* _WORK ITEM_:
Report back each line of the data that contains the word "executing".

===== SOURCE DATA =====

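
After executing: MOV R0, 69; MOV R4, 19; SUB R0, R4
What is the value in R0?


Register state trace:
  MOV R0, 69  → R0 = 69
  MOV R4, 19  → R4 = 19
  SUB R0, R4  → R0 = 69 - 19 = 50
Final: R0 = 50

50


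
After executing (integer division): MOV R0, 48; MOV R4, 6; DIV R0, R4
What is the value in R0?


Register state trace:
  MOV R0, 48  → R0 = 48
  MOV R4, 6  → R4 = 6
  DIV R0, R4  → R0 = 48 // 6 = 8
Final: R0 = 8

8


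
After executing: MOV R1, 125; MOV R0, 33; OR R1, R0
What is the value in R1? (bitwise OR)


Register state trace:
  MOV R1, 125  → R1 = 125 (0b01111101)
  MOV R0, 33  → R0 = 33 (0b00100001)
  OR R1, R0   → R1 = 125 OR 33 = 125 (0b01111101)
Final: R1 = 125

125


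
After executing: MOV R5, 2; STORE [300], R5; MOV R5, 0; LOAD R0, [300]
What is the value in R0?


Register and memory trace:
  MOV R5, 2  → R5 = 2
  STORE [300], R5  → mem[300] = 2
  MOV R5, 0  → R5 = 0
  LOAD R0, [300]  → R0 = mem[300] = 2
Final: R0 = 2

2


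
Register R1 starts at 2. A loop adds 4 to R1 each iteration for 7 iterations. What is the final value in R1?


Starting value: R1 = 2
  Iter 1: R1 = 2 + 4 = 6
  Iter 2: R1 = 6 + 4 = 10
  Iter 3: R1 = 10 + 4 = 14
  Iter 4: R1 = 14 + 4 = 18
  Iter 5: R1 = 18 + 4 = 22
  Iter 6: R1 = 22 + 4 = 26
  Iter 7: R1 = 26 + 4 = 30
Final: R1 = 30

30


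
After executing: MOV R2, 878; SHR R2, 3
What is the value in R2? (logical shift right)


Register state trace:
  MOV R2, 878  → R2 = 878
  SHR R2, 3  → R2 = 878 >> 3 = 878 // 2^3 = 109
Final: R2 = 109

109


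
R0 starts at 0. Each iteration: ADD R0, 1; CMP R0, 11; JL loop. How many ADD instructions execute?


Loop trace (R0 starts at 0, target 11, step 1):
  ADD #1: R0 = 0 + 1 = 1  → 1 < 11, loop
  ADD #2: R0 = 1 + 1 = 2  → 2 < 11, loop
  ADD #3: R0 = 2 + 1 = 3  → 3 < 11, loop
  ADD #4: R0 = 3 + 1 = 4  → 4 < 11, loop
  ADD #5: R0 = 4 + 1 = 5  → 5 < 11, loop
  ADD #6: R0 = 5 + 1 = 6  → 6 < 11, loop
  ADD #7: R0 = 6 + 1 = 7  → 7 < 11, loop
  ADD #8: R0 = 7 + 1 = 8  → 8 < 11, loop
  ADD #9: R0 = 8 + 1 = 9  → 9 < 11, loop
  ADD #10: R0 = 9 + 1 = 10  → 10 < 11, loop
  ADD #11: R0 = 10 + 1 = 11  → 11 >= 11, exit
Total ADD instructions: 11

11


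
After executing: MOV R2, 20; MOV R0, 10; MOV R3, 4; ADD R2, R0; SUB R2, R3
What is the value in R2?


Register state trace:
  MOV R2, 20  → R2 = 20
  MOV R0, 10  → R0 = 10
  MOV R3, 4  → R3 = 4
  ADD R2, R0  → R2 = 20 + 10 = 30
  SUB R2, R3  → R2 = 30 - 4 = 26
Final: R2 = 26

26


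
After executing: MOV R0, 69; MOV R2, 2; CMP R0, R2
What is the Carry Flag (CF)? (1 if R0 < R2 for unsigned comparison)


Register state trace:
  MOV R0, 69  → R0 = 69
  MOV R2, 2  → R2 = 2
  CMP R0, R2  → unsigned 69 - 2: no borrow
  69 >= 2, so CF = 0
CF = 0

0


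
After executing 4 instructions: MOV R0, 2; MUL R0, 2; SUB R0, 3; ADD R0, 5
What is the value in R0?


Register state trace:
  MOV R0, 2  → R0 = 2
  MUL R0, 2  → R0 = 2 * 2 = 4
  SUB R0, 3  → R0 = 4 - 3 = 1
  ADD R0, 5  → R0 = 1 + 5 = 6
Final: R0 = 6

6


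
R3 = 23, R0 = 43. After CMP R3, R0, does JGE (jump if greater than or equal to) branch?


Trace:
  R3 = 23, R0 = 43
  CMP R3, R0  → compares 23 vs 43
  JGE checks: is 23 greater than or equal to 43?
  23 < 43, so condition is false
Branch taken: No

No


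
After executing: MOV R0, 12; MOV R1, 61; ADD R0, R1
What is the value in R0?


Register state trace:
  MOV R0, 12  → R0 = 12
  MOV R1, 61  → R1 = 61
  ADD R0, R1  → R0 = 12 + 61 = 73
Final: R0 = 73

73


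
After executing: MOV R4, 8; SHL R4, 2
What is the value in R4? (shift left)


Register state trace:
  MOV R4, 8  → R4 = 8
  SHL R4, 2  → R4 = 8 << 2 = 8 * 2^2 = 32
Final: R4 = 32

32


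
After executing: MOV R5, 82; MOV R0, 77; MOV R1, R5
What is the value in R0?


Register state trace:
  MOV R5, 82  → R5 = 82
  MOV R0, 77  → R0 = 77
  MOV R1, R5  → R1 = 82
Final: R0 = 77

77


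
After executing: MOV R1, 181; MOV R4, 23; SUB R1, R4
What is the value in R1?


Register state trace:
  MOV R1, 181  → R1 = 181
  MOV R4, 23  → R4 = 23
  SUB R1, R4  → R1 = 181 - 23 = 158
Final: R1 = 158

158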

=====

* _ANSWER BOX_:
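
After executing: MOV R0, 69; MOV R4, 19; SUB R0, R4
After executing (integer division): MOV R0, 48; MOV R4, 6; DIV R0, R4
After executing: MOV R1, 125; MOV R0, 33; OR R1, R0
After executing: MOV R5, 2; STORE [300], R5; MOV R5, 0; LOAD R0, [300]
After executing: MOV R2, 878; SHR R2, 3
After executing: MOV R2, 20; MOV R0, 10; MOV R3, 4; ADD R2, R0; SUB R2, R3
After executing: MOV R0, 69; MOV R2, 2; CMP R0, R2
After executing 4 instructions: MOV R0, 2; MUL R0, 2; SUB R0, 3; ADD R0, 5
After executing: MOV R0, 12; MOV R1, 61; ADD R0, R1
After executing: MOV R4, 8; SHL R4, 2
After executing: MOV R5, 82; MOV R0, 77; MOV R1, R5
After executing: MOV R1, 181; MOV R4, 23; SUB R1, R4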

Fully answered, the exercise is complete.